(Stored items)
---*---

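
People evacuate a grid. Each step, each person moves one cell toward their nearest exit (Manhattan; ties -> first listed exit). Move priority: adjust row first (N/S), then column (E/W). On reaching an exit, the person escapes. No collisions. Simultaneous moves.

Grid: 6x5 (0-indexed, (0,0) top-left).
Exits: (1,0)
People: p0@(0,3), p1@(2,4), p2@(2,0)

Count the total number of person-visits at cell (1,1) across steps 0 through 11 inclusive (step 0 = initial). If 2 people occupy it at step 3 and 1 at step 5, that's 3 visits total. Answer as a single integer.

Step 0: p0@(0,3) p1@(2,4) p2@(2,0) -> at (1,1): 0 [-], cum=0
Step 1: p0@(1,3) p1@(1,4) p2@ESC -> at (1,1): 0 [-], cum=0
Step 2: p0@(1,2) p1@(1,3) p2@ESC -> at (1,1): 0 [-], cum=0
Step 3: p0@(1,1) p1@(1,2) p2@ESC -> at (1,1): 1 [p0], cum=1
Step 4: p0@ESC p1@(1,1) p2@ESC -> at (1,1): 1 [p1], cum=2
Step 5: p0@ESC p1@ESC p2@ESC -> at (1,1): 0 [-], cum=2
Total visits = 2

Answer: 2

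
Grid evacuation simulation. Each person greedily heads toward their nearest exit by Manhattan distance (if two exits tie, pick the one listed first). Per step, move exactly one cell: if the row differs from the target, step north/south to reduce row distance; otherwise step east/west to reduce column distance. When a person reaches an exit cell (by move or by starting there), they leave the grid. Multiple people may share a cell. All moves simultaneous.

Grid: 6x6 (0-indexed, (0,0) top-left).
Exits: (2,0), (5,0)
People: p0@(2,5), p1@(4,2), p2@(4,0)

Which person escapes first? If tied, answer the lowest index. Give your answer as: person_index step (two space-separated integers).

Answer: 2 1

Derivation:
Step 1: p0:(2,5)->(2,4) | p1:(4,2)->(5,2) | p2:(4,0)->(5,0)->EXIT
Step 2: p0:(2,4)->(2,3) | p1:(5,2)->(5,1) | p2:escaped
Step 3: p0:(2,3)->(2,2) | p1:(5,1)->(5,0)->EXIT | p2:escaped
Step 4: p0:(2,2)->(2,1) | p1:escaped | p2:escaped
Step 5: p0:(2,1)->(2,0)->EXIT | p1:escaped | p2:escaped
Exit steps: [5, 3, 1]
First to escape: p2 at step 1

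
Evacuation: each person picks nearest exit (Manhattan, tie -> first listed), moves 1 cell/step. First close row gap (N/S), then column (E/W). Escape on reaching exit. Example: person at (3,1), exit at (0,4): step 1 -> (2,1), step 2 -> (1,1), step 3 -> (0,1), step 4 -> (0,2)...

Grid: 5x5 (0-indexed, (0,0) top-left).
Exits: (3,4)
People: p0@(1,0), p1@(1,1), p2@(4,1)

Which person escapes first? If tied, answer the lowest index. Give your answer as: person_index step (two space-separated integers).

Answer: 2 4

Derivation:
Step 1: p0:(1,0)->(2,0) | p1:(1,1)->(2,1) | p2:(4,1)->(3,1)
Step 2: p0:(2,0)->(3,0) | p1:(2,1)->(3,1) | p2:(3,1)->(3,2)
Step 3: p0:(3,0)->(3,1) | p1:(3,1)->(3,2) | p2:(3,2)->(3,3)
Step 4: p0:(3,1)->(3,2) | p1:(3,2)->(3,3) | p2:(3,3)->(3,4)->EXIT
Step 5: p0:(3,2)->(3,3) | p1:(3,3)->(3,4)->EXIT | p2:escaped
Step 6: p0:(3,3)->(3,4)->EXIT | p1:escaped | p2:escaped
Exit steps: [6, 5, 4]
First to escape: p2 at step 4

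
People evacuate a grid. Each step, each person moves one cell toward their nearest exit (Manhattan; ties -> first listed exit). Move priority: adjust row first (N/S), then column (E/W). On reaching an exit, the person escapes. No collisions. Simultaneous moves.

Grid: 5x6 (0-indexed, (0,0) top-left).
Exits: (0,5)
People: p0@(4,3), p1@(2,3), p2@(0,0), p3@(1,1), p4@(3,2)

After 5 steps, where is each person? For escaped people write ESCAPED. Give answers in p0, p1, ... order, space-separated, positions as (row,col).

Step 1: p0:(4,3)->(3,3) | p1:(2,3)->(1,3) | p2:(0,0)->(0,1) | p3:(1,1)->(0,1) | p4:(3,2)->(2,2)
Step 2: p0:(3,3)->(2,3) | p1:(1,3)->(0,3) | p2:(0,1)->(0,2) | p3:(0,1)->(0,2) | p4:(2,2)->(1,2)
Step 3: p0:(2,3)->(1,3) | p1:(0,3)->(0,4) | p2:(0,2)->(0,3) | p3:(0,2)->(0,3) | p4:(1,2)->(0,2)
Step 4: p0:(1,3)->(0,3) | p1:(0,4)->(0,5)->EXIT | p2:(0,3)->(0,4) | p3:(0,3)->(0,4) | p4:(0,2)->(0,3)
Step 5: p0:(0,3)->(0,4) | p1:escaped | p2:(0,4)->(0,5)->EXIT | p3:(0,4)->(0,5)->EXIT | p4:(0,3)->(0,4)

(0,4) ESCAPED ESCAPED ESCAPED (0,4)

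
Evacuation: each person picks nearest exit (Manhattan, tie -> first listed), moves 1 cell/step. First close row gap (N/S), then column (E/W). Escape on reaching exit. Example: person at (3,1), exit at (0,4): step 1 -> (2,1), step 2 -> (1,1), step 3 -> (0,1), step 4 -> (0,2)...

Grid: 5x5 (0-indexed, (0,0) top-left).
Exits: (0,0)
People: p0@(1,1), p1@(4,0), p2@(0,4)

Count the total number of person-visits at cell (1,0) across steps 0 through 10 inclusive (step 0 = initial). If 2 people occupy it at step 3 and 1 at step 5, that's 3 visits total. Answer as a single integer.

Step 0: p0@(1,1) p1@(4,0) p2@(0,4) -> at (1,0): 0 [-], cum=0
Step 1: p0@(0,1) p1@(3,0) p2@(0,3) -> at (1,0): 0 [-], cum=0
Step 2: p0@ESC p1@(2,0) p2@(0,2) -> at (1,0): 0 [-], cum=0
Step 3: p0@ESC p1@(1,0) p2@(0,1) -> at (1,0): 1 [p1], cum=1
Step 4: p0@ESC p1@ESC p2@ESC -> at (1,0): 0 [-], cum=1
Total visits = 1

Answer: 1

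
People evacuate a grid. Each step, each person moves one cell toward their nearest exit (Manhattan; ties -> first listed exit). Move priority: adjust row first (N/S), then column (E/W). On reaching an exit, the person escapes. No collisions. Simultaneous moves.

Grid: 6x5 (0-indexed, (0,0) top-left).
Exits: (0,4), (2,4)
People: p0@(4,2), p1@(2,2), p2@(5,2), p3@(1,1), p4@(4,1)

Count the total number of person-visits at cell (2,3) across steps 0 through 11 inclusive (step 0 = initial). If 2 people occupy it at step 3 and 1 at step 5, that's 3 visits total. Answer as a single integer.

Answer: 4

Derivation:
Step 0: p0@(4,2) p1@(2,2) p2@(5,2) p3@(1,1) p4@(4,1) -> at (2,3): 0 [-], cum=0
Step 1: p0@(3,2) p1@(2,3) p2@(4,2) p3@(0,1) p4@(3,1) -> at (2,3): 1 [p1], cum=1
Step 2: p0@(2,2) p1@ESC p2@(3,2) p3@(0,2) p4@(2,1) -> at (2,3): 0 [-], cum=1
Step 3: p0@(2,3) p1@ESC p2@(2,2) p3@(0,3) p4@(2,2) -> at (2,3): 1 [p0], cum=2
Step 4: p0@ESC p1@ESC p2@(2,3) p3@ESC p4@(2,3) -> at (2,3): 2 [p2,p4], cum=4
Step 5: p0@ESC p1@ESC p2@ESC p3@ESC p4@ESC -> at (2,3): 0 [-], cum=4
Total visits = 4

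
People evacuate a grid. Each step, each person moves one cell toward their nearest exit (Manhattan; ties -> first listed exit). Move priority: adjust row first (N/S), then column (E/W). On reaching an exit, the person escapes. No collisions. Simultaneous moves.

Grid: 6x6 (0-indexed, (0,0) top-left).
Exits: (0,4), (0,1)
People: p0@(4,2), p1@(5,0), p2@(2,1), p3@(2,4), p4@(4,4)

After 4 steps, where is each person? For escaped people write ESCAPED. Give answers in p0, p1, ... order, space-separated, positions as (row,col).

Step 1: p0:(4,2)->(3,2) | p1:(5,0)->(4,0) | p2:(2,1)->(1,1) | p3:(2,4)->(1,4) | p4:(4,4)->(3,4)
Step 2: p0:(3,2)->(2,2) | p1:(4,0)->(3,0) | p2:(1,1)->(0,1)->EXIT | p3:(1,4)->(0,4)->EXIT | p4:(3,4)->(2,4)
Step 3: p0:(2,2)->(1,2) | p1:(3,0)->(2,0) | p2:escaped | p3:escaped | p4:(2,4)->(1,4)
Step 4: p0:(1,2)->(0,2) | p1:(2,0)->(1,0) | p2:escaped | p3:escaped | p4:(1,4)->(0,4)->EXIT

(0,2) (1,0) ESCAPED ESCAPED ESCAPED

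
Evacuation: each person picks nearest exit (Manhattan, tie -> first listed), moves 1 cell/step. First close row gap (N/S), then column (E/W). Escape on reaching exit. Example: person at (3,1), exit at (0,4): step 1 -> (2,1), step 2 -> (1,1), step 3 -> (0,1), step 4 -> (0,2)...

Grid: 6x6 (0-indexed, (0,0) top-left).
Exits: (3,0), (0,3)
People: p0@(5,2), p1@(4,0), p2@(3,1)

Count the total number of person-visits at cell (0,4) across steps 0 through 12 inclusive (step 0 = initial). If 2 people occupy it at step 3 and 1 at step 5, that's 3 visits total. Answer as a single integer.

Step 0: p0@(5,2) p1@(4,0) p2@(3,1) -> at (0,4): 0 [-], cum=0
Step 1: p0@(4,2) p1@ESC p2@ESC -> at (0,4): 0 [-], cum=0
Step 2: p0@(3,2) p1@ESC p2@ESC -> at (0,4): 0 [-], cum=0
Step 3: p0@(3,1) p1@ESC p2@ESC -> at (0,4): 0 [-], cum=0
Step 4: p0@ESC p1@ESC p2@ESC -> at (0,4): 0 [-], cum=0
Total visits = 0

Answer: 0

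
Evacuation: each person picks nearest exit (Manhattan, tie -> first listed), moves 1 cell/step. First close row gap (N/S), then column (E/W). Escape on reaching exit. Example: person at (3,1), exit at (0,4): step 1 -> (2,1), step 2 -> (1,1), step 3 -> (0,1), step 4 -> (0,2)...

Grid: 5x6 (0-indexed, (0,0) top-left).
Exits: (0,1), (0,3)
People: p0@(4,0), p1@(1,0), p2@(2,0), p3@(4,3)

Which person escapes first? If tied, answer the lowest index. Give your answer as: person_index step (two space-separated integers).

Step 1: p0:(4,0)->(3,0) | p1:(1,0)->(0,0) | p2:(2,0)->(1,0) | p3:(4,3)->(3,3)
Step 2: p0:(3,0)->(2,0) | p1:(0,0)->(0,1)->EXIT | p2:(1,0)->(0,0) | p3:(3,3)->(2,3)
Step 3: p0:(2,0)->(1,0) | p1:escaped | p2:(0,0)->(0,1)->EXIT | p3:(2,3)->(1,3)
Step 4: p0:(1,0)->(0,0) | p1:escaped | p2:escaped | p3:(1,3)->(0,3)->EXIT
Step 5: p0:(0,0)->(0,1)->EXIT | p1:escaped | p2:escaped | p3:escaped
Exit steps: [5, 2, 3, 4]
First to escape: p1 at step 2

Answer: 1 2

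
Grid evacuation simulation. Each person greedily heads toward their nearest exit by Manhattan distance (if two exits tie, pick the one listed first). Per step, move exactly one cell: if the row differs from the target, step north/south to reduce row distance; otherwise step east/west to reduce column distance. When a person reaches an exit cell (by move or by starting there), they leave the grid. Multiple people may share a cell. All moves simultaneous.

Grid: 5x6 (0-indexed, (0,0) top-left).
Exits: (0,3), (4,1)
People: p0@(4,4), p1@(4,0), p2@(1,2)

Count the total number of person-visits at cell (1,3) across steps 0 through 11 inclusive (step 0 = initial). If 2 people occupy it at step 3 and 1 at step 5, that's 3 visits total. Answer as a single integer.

Step 0: p0@(4,4) p1@(4,0) p2@(1,2) -> at (1,3): 0 [-], cum=0
Step 1: p0@(4,3) p1@ESC p2@(0,2) -> at (1,3): 0 [-], cum=0
Step 2: p0@(4,2) p1@ESC p2@ESC -> at (1,3): 0 [-], cum=0
Step 3: p0@ESC p1@ESC p2@ESC -> at (1,3): 0 [-], cum=0
Total visits = 0

Answer: 0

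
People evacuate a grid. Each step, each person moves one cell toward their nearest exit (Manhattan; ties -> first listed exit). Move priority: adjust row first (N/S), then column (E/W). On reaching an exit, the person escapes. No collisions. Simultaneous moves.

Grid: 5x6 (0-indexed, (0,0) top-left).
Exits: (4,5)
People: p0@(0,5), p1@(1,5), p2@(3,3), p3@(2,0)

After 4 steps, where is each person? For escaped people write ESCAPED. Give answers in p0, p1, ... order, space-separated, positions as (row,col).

Step 1: p0:(0,5)->(1,5) | p1:(1,5)->(2,5) | p2:(3,3)->(4,3) | p3:(2,0)->(3,0)
Step 2: p0:(1,5)->(2,5) | p1:(2,5)->(3,5) | p2:(4,3)->(4,4) | p3:(3,0)->(4,0)
Step 3: p0:(2,5)->(3,5) | p1:(3,5)->(4,5)->EXIT | p2:(4,4)->(4,5)->EXIT | p3:(4,0)->(4,1)
Step 4: p0:(3,5)->(4,5)->EXIT | p1:escaped | p2:escaped | p3:(4,1)->(4,2)

ESCAPED ESCAPED ESCAPED (4,2)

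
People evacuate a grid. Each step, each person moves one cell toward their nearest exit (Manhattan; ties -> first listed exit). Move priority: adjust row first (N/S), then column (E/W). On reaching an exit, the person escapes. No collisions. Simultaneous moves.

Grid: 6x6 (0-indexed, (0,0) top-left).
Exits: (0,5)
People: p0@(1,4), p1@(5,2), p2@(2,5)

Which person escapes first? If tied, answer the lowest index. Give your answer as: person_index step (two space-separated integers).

Answer: 0 2

Derivation:
Step 1: p0:(1,4)->(0,4) | p1:(5,2)->(4,2) | p2:(2,5)->(1,5)
Step 2: p0:(0,4)->(0,5)->EXIT | p1:(4,2)->(3,2) | p2:(1,5)->(0,5)->EXIT
Step 3: p0:escaped | p1:(3,2)->(2,2) | p2:escaped
Step 4: p0:escaped | p1:(2,2)->(1,2) | p2:escaped
Step 5: p0:escaped | p1:(1,2)->(0,2) | p2:escaped
Step 6: p0:escaped | p1:(0,2)->(0,3) | p2:escaped
Step 7: p0:escaped | p1:(0,3)->(0,4) | p2:escaped
Step 8: p0:escaped | p1:(0,4)->(0,5)->EXIT | p2:escaped
Exit steps: [2, 8, 2]
First to escape: p0 at step 2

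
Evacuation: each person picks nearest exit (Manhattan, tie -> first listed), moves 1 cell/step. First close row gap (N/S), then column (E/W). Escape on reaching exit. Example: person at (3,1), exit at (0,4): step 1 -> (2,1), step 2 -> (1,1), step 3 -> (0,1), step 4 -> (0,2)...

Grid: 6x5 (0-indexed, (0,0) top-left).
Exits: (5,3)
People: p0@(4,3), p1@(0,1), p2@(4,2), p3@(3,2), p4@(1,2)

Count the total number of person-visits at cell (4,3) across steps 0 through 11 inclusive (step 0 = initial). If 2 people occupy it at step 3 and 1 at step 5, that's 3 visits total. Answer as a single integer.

Step 0: p0@(4,3) p1@(0,1) p2@(4,2) p3@(3,2) p4@(1,2) -> at (4,3): 1 [p0], cum=1
Step 1: p0@ESC p1@(1,1) p2@(5,2) p3@(4,2) p4@(2,2) -> at (4,3): 0 [-], cum=1
Step 2: p0@ESC p1@(2,1) p2@ESC p3@(5,2) p4@(3,2) -> at (4,3): 0 [-], cum=1
Step 3: p0@ESC p1@(3,1) p2@ESC p3@ESC p4@(4,2) -> at (4,3): 0 [-], cum=1
Step 4: p0@ESC p1@(4,1) p2@ESC p3@ESC p4@(5,2) -> at (4,3): 0 [-], cum=1
Step 5: p0@ESC p1@(5,1) p2@ESC p3@ESC p4@ESC -> at (4,3): 0 [-], cum=1
Step 6: p0@ESC p1@(5,2) p2@ESC p3@ESC p4@ESC -> at (4,3): 0 [-], cum=1
Step 7: p0@ESC p1@ESC p2@ESC p3@ESC p4@ESC -> at (4,3): 0 [-], cum=1
Total visits = 1

Answer: 1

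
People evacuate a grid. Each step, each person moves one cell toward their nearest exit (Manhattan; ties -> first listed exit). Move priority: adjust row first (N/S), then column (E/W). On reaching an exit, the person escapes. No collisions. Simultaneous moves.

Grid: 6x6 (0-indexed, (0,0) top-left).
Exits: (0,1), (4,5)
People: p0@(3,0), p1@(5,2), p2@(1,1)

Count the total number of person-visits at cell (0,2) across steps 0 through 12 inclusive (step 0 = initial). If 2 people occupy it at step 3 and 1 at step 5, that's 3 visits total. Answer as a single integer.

Answer: 0

Derivation:
Step 0: p0@(3,0) p1@(5,2) p2@(1,1) -> at (0,2): 0 [-], cum=0
Step 1: p0@(2,0) p1@(4,2) p2@ESC -> at (0,2): 0 [-], cum=0
Step 2: p0@(1,0) p1@(4,3) p2@ESC -> at (0,2): 0 [-], cum=0
Step 3: p0@(0,0) p1@(4,4) p2@ESC -> at (0,2): 0 [-], cum=0
Step 4: p0@ESC p1@ESC p2@ESC -> at (0,2): 0 [-], cum=0
Total visits = 0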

---*---

Activity
Please set down again, word for word, only the lines from the start of the entries through the line with "People: p0@(0,3), p1@(2,4), p2@(2,0)", both ends included.

Solution below
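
People evacuate a grid. Each step, each person moves one cell toward their nearest exit (Manhattan; ties -> first listed exit). Move priority: adjust row first (N/S), then column (E/W). On reaching an exit, the person escapes. No collisions. Simultaneous moves.

Grid: 6x5 (0-indexed, (0,0) top-left).
Exits: (1,0)
People: p0@(0,3), p1@(2,4), p2@(2,0)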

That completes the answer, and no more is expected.